GIVEN INFORMATION:
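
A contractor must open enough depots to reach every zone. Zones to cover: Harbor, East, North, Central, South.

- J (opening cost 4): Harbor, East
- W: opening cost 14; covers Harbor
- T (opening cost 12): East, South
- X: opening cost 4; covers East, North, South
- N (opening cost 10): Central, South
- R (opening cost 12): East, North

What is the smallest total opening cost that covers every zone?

Choose J, X, and N: together they cover Harbor, East, North, Central, South — every zone.
Total opening cost: 4 + 4 + 10 = 18.
No cover costs less than 18.

18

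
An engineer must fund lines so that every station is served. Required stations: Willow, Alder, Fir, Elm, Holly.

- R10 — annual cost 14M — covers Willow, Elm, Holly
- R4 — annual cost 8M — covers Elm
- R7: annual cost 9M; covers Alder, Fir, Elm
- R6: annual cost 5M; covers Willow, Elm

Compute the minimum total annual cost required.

23

The greedy cost-per-new-station heuristic would pick R6, R7, and R10 for 28, but a cheaper cover exists.
Choose R10 and R7: together they cover Willow, Alder, Fir, Elm, Holly — every station.
Total annual cost: 14 + 9 = 23.
No cover costs less than 23.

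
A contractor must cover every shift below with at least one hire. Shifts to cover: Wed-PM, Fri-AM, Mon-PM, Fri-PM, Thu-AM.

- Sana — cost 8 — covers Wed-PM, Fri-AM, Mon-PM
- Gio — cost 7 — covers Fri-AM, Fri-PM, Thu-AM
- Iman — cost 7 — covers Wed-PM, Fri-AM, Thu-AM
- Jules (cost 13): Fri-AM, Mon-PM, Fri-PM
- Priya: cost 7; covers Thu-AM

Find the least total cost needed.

15

Choose Sana and Gio: together they cover Wed-PM, Fri-AM, Mon-PM, Fri-PM, Thu-AM — every shift.
Total cost: 8 + 7 = 15.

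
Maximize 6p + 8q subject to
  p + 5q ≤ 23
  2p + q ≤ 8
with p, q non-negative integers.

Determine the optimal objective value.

44

Relaxing integrality, the LP optimum is 45.11 at (p,q) = (1.89, 4.22), which is not an integer point.
(p,q)=(2,4): 1·2+5·4=22≤23, 2·2+1·4=8≤8, objective 44.
(p,q)=(1,4): 1·1+5·4=21≤23, 2·1+1·4=6≤8, objective 38.
(p,q)=(2,3): 1·2+5·3=17≤23, 2·2+1·3=7≤8, objective 36.
(p,q)=(0,4): 1·0+5·4=20≤23, 2·0+1·4=4≤8, objective 32.
Maximum is 44 at (p,q)=(2,4).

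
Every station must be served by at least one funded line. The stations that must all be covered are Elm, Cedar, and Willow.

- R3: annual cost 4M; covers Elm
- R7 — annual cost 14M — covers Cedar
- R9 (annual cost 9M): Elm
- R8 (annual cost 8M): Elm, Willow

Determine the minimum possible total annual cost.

The greedy cost-per-new-station heuristic would pick R3, R8, and R7 for 26, but a cheaper cover exists.
Choose R7 and R8: together they cover Elm, Cedar, Willow — every station.
Total annual cost: 14 + 8 = 22.
No cover costs less than 22.

22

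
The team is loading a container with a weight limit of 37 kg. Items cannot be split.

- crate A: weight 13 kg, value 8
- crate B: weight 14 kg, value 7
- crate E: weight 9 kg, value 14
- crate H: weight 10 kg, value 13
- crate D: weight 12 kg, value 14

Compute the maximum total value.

41

Allowing fractional choices, the relaxed optimum would be about 44.7, but items are indivisible.
crate E + crate H + crate D: weight 9 + 10 + 12 = 31 ≤ 37, value 14 + 13 + 14 = 41.
crate A + crate E + crate D: weight 13 + 9 + 12 = 34 ≤ 37, value 8 + 14 + 14 = 36.
Best is crate E, crate H, and crate D with total value 41.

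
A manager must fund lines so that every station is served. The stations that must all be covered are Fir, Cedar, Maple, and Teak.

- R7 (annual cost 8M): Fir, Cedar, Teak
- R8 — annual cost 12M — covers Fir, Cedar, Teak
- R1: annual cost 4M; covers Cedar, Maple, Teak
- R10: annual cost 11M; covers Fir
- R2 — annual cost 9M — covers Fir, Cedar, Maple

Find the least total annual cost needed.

This is an integer covering problem.
Choose R7 and R1: together they cover Fir, Cedar, Maple, Teak — every station.
Total annual cost: 8 + 4 = 12.
No cover costs less than 12.

12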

TASK TO CARRY OUT:
Copy out each line of the data that includes the string "stations".

EXPECTED ANSWER:
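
An engineer must fund lines so that every station is served. Required stations: Willow, Alder, Fir, Elm, Holly.
Every station must be served by at least one funded line. The stations that must all be covered are Elm, Cedar, and Willow.
A manager must fund lines so that every station is served. The stations that must all be covered are Fir, Cedar, Maple, and Teak.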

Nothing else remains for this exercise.